Task details:
Which lines of the entries contain the string "Weight"? Please find them and copy them.

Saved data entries
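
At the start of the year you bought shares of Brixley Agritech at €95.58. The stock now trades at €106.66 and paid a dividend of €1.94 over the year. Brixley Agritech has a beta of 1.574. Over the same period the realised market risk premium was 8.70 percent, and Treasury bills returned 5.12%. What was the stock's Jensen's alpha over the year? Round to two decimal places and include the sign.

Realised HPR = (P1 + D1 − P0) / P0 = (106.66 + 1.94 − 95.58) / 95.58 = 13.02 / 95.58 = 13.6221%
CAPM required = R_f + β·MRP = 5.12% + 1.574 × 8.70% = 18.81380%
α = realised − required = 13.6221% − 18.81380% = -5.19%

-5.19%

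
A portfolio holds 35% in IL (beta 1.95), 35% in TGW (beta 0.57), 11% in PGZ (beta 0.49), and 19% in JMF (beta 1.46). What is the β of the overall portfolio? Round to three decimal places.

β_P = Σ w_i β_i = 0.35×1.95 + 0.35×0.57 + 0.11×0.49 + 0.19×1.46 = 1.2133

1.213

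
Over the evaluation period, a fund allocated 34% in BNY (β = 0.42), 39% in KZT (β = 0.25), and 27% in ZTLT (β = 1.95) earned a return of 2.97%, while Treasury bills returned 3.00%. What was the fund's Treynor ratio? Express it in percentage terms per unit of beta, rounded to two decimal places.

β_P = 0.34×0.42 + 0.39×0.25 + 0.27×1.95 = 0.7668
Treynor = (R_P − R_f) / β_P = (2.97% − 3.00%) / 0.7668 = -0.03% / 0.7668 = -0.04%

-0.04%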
...
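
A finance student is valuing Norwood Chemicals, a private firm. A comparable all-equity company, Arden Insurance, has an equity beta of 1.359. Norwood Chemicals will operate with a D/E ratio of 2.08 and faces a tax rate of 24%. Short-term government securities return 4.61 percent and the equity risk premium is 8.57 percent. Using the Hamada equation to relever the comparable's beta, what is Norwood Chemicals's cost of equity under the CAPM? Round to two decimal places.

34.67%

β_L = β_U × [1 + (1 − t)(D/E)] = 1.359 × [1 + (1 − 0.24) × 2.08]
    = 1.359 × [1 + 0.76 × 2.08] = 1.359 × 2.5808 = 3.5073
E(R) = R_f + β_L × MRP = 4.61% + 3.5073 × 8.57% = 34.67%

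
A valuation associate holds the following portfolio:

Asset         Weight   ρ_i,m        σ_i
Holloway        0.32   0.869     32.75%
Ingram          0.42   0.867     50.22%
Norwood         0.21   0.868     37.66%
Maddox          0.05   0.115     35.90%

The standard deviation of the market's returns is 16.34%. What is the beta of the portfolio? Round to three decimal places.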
--
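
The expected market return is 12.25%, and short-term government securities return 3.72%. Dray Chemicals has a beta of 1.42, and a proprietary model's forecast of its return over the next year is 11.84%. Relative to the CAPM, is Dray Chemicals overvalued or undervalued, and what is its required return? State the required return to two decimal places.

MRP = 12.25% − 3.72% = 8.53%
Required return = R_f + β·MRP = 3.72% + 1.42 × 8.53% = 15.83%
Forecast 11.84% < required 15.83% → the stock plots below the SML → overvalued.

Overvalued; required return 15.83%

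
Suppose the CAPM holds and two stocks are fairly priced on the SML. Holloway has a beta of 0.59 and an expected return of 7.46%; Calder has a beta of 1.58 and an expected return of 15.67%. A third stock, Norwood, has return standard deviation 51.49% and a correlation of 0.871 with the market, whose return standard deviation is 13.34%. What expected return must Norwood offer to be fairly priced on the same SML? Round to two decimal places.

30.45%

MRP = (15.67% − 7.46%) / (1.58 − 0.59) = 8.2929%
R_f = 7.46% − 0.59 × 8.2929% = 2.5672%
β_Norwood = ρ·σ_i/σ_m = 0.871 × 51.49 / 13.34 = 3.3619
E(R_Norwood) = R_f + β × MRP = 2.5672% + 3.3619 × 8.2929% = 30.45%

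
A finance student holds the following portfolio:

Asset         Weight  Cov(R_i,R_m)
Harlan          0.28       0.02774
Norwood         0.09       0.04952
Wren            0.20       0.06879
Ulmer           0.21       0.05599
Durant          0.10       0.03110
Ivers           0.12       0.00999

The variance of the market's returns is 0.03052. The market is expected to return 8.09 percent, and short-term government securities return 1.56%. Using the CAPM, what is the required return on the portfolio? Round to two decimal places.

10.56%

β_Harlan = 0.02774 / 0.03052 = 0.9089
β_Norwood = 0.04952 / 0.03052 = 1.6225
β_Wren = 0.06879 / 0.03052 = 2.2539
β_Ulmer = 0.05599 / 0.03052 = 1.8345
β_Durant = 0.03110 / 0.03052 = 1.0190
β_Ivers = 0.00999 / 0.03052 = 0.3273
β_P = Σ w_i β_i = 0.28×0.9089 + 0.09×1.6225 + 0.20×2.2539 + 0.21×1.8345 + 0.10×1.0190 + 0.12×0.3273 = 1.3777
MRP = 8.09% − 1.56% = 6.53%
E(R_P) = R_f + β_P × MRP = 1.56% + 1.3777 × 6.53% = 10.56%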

Answer for this exercise:
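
Asset         Weight   ρ_i,m        σ_i
Asset         Weight  Cov(R_i,R_m)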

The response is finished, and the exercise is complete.